TASK BRIEF: Could you retype the entries exactly as they are?

[PROVIDED RECORDS]

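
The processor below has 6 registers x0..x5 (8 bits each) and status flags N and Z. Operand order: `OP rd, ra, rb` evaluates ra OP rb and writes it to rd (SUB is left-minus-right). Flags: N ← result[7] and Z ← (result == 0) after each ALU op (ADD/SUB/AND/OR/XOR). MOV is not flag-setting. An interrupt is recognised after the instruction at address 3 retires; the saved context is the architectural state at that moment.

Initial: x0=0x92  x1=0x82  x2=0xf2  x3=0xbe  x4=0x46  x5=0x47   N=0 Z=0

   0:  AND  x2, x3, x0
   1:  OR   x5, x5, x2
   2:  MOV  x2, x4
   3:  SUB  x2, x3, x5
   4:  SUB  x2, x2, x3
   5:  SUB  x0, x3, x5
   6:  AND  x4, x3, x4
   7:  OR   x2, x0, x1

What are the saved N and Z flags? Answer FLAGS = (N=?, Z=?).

FLAGS = (N=1, Z=0)

after  0: x0=0x92 x1=0x82 x2=0x92 x3=0xbe x4=0x46 x5=0x47  N=1 Z=0
after  1: x0=0x92 x1=0x82 x2=0x92 x3=0xbe x4=0x46 x5=0xd7  N=1 Z=0
after  2: x0=0x92 x1=0x82 x2=0x46 x3=0xbe x4=0x46 x5=0xd7  N=1 Z=0
after  3: x0=0x92 x1=0x82 x2=0xe7 x3=0xbe x4=0x46 x5=0xd7  N=1 Z=0
-- IRQ taken; context saved, return-PC = 4 --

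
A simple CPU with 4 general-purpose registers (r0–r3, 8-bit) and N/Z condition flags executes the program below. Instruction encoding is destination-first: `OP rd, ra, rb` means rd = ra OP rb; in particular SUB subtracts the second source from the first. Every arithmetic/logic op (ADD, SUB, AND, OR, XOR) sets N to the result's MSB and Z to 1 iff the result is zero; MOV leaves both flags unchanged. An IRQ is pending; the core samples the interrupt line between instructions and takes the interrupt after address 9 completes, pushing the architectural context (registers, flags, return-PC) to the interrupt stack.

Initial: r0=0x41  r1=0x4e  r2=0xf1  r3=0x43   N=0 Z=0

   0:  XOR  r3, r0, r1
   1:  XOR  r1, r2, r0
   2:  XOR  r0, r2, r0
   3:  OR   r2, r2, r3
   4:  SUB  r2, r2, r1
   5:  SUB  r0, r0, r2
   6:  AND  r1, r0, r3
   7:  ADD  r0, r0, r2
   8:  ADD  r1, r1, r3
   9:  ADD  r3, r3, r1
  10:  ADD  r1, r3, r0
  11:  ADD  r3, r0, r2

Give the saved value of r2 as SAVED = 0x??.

SAVED = 0x4f

after  0: r0=0x41 r1=0x4e r2=0xf1 r3=0x0f  N=0 Z=0
after  1: r0=0x41 r1=0xb0 r2=0xf1 r3=0x0f  N=1 Z=0
after  2: r0=0xb0 r1=0xb0 r2=0xf1 r3=0x0f  N=1 Z=0
after  3: r0=0xb0 r1=0xb0 r2=0xff r3=0x0f  N=1 Z=0
after  4: r0=0xb0 r1=0xb0 r2=0x4f r3=0x0f  N=0 Z=0
after  5: r0=0x61 r1=0xb0 r2=0x4f r3=0x0f  N=0 Z=0
after  6: r0=0x61 r1=0x01 r2=0x4f r3=0x0f  N=0 Z=0
after  7: r0=0xb0 r1=0x01 r2=0x4f r3=0x0f  N=1 Z=0
after  8: r0=0xb0 r1=0x10 r2=0x4f r3=0x0f  N=0 Z=0
after  9: r0=0xb0 r1=0x10 r2=0x4f r3=0x1f  N=0 Z=0
-- IRQ taken; context saved, return-PC = 10 --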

[/PROVIDED RECORDS]

RESPONSE TO THIS TASK:
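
The processor below has 6 registers x0..x5 (8 bits each) and status flags N and Z. Operand order: `OP rd, ra, rb` evaluates ra OP rb and writes it to rd (SUB is left-minus-right). Flags: N ← result[7] and Z ← (result == 0) after each ALU op (ADD/SUB/AND/OR/XOR). MOV is not flag-setting. An interrupt is recognised after the instruction at address 3 retires; the saved context is the architectural state at that moment.

Initial: x0=0x92  x1=0x82  x2=0xf2  x3=0xbe  x4=0x46  x5=0x47   N=0 Z=0

   0:  AND  x2, x3, x0
   1:  OR   x5, x5, x2
   2:  MOV  x2, x4
   3:  SUB  x2, x3, x5
   4:  SUB  x2, x2, x3
   5:  SUB  x0, x3, x5
   6:  AND  x4, x3, x4
   7:  OR   x2, x0, x1

What are the saved N and Z flags? Answer FLAGS = (N=?, Z=?).

FLAGS = (N=1, Z=0)

after  0: x0=0x92 x1=0x82 x2=0x92 x3=0xbe x4=0x46 x5=0x47  N=1 Z=0
after  1: x0=0x92 x1=0x82 x2=0x92 x3=0xbe x4=0x46 x5=0xd7  N=1 Z=0
after  2: x0=0x92 x1=0x82 x2=0x46 x3=0xbe x4=0x46 x5=0xd7  N=1 Z=0
after  3: x0=0x92 x1=0x82 x2=0xe7 x3=0xbe x4=0x46 x5=0xd7  N=1 Z=0
-- IRQ taken; context saved, return-PC = 4 --

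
A simple CPU with 4 general-purpose registers (r0–r3, 8-bit) and N/Z condition flags executes the program below. Instruction encoding is destination-first: `OP rd, ra, rb` means rd = ra OP rb; in particular SUB subtracts the second source from the first. Every arithmetic/logic op (ADD, SUB, AND, OR, XOR) sets N to the result's MSB and Z to 1 iff the result is zero; MOV leaves both flags unchanged. An IRQ is pending; the core samples the interrupt line between instructions and takes the interrupt after address 9 completes, pushing the architectural context (registers, flags, return-PC) to the interrupt stack.

Initial: r0=0x41  r1=0x4e  r2=0xf1  r3=0x43   N=0 Z=0

   0:  XOR  r3, r0, r1
   1:  XOR  r1, r2, r0
   2:  XOR  r0, r2, r0
   3:  OR   r2, r2, r3
   4:  SUB  r2, r2, r1
   5:  SUB  r0, r0, r2
   6:  AND  r1, r0, r3
   7:  ADD  r0, r0, r2
   8:  ADD  r1, r1, r3
   9:  ADD  r3, r3, r1
  10:  ADD  r1, r3, r0
  11:  ADD  r3, r0, r2

Give the saved value of r2 as SAVED = 0x??.

SAVED = 0x4f

after  0: r0=0x41 r1=0x4e r2=0xf1 r3=0x0f  N=0 Z=0
after  1: r0=0x41 r1=0xb0 r2=0xf1 r3=0x0f  N=1 Z=0
after  2: r0=0xb0 r1=0xb0 r2=0xf1 r3=0x0f  N=1 Z=0
after  3: r0=0xb0 r1=0xb0 r2=0xff r3=0x0f  N=1 Z=0
after  4: r0=0xb0 r1=0xb0 r2=0x4f r3=0x0f  N=0 Z=0
after  5: r0=0x61 r1=0xb0 r2=0x4f r3=0x0f  N=0 Z=0
after  6: r0=0x61 r1=0x01 r2=0x4f r3=0x0f  N=0 Z=0
after  7: r0=0xb0 r1=0x01 r2=0x4f r3=0x0f  N=1 Z=0
after  8: r0=0xb0 r1=0x10 r2=0x4f r3=0x0f  N=0 Z=0
after  9: r0=0xb0 r1=0x10 r2=0x4f r3=0x1f  N=0 Z=0
-- IRQ taken; context saved, return-PC = 10 --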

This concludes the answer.